The task:
Once you find a line containing the word "unchanged" in the entries below, copy it.

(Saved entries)

-*-*-

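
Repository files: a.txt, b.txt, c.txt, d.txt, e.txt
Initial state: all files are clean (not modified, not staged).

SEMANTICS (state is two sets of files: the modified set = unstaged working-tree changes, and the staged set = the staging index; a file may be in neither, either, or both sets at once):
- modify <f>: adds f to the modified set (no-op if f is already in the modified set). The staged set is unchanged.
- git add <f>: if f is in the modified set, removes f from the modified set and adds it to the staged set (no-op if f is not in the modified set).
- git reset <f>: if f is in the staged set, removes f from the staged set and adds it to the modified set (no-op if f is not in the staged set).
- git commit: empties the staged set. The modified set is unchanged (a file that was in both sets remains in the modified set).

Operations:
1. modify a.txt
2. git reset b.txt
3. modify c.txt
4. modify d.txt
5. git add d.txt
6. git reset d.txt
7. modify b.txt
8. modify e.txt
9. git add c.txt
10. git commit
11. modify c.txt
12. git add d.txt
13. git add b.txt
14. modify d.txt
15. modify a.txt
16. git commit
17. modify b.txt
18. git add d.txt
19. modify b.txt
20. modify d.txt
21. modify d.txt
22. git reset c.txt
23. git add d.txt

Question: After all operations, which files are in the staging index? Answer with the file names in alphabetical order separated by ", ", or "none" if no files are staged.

After op 1 (modify a.txt): modified={a.txt} staged={none}
After op 2 (git reset b.txt): modified={a.txt} staged={none}
After op 3 (modify c.txt): modified={a.txt, c.txt} staged={none}
After op 4 (modify d.txt): modified={a.txt, c.txt, d.txt} staged={none}
After op 5 (git add d.txt): modified={a.txt, c.txt} staged={d.txt}
After op 6 (git reset d.txt): modified={a.txt, c.txt, d.txt} staged={none}
After op 7 (modify b.txt): modified={a.txt, b.txt, c.txt, d.txt} staged={none}
After op 8 (modify e.txt): modified={a.txt, b.txt, c.txt, d.txt, e.txt} staged={none}
After op 9 (git add c.txt): modified={a.txt, b.txt, d.txt, e.txt} staged={c.txt}
After op 10 (git commit): modified={a.txt, b.txt, d.txt, e.txt} staged={none}
After op 11 (modify c.txt): modified={a.txt, b.txt, c.txt, d.txt, e.txt} staged={none}
After op 12 (git add d.txt): modified={a.txt, b.txt, c.txt, e.txt} staged={d.txt}
After op 13 (git add b.txt): modified={a.txt, c.txt, e.txt} staged={b.txt, d.txt}
After op 14 (modify d.txt): modified={a.txt, c.txt, d.txt, e.txt} staged={b.txt, d.txt}
After op 15 (modify a.txt): modified={a.txt, c.txt, d.txt, e.txt} staged={b.txt, d.txt}
After op 16 (git commit): modified={a.txt, c.txt, d.txt, e.txt} staged={none}
After op 17 (modify b.txt): modified={a.txt, b.txt, c.txt, d.txt, e.txt} staged={none}
After op 18 (git add d.txt): modified={a.txt, b.txt, c.txt, e.txt} staged={d.txt}
After op 19 (modify b.txt): modified={a.txt, b.txt, c.txt, e.txt} staged={d.txt}
After op 20 (modify d.txt): modified={a.txt, b.txt, c.txt, d.txt, e.txt} staged={d.txt}
After op 21 (modify d.txt): modified={a.txt, b.txt, c.txt, d.txt, e.txt} staged={d.txt}
After op 22 (git reset c.txt): modified={a.txt, b.txt, c.txt, d.txt, e.txt} staged={d.txt}
After op 23 (git add d.txt): modified={a.txt, b.txt, c.txt, e.txt} staged={d.txt}

Answer: d.txt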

-*-*-

Answer box:
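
- modify <f>: adds f to the modified set (no-op if f is already in the modified set). The staged set is unchanged.
- git commit: empties the staged set. The modified set is unchanged (a file that was in both sets remains in the modified set).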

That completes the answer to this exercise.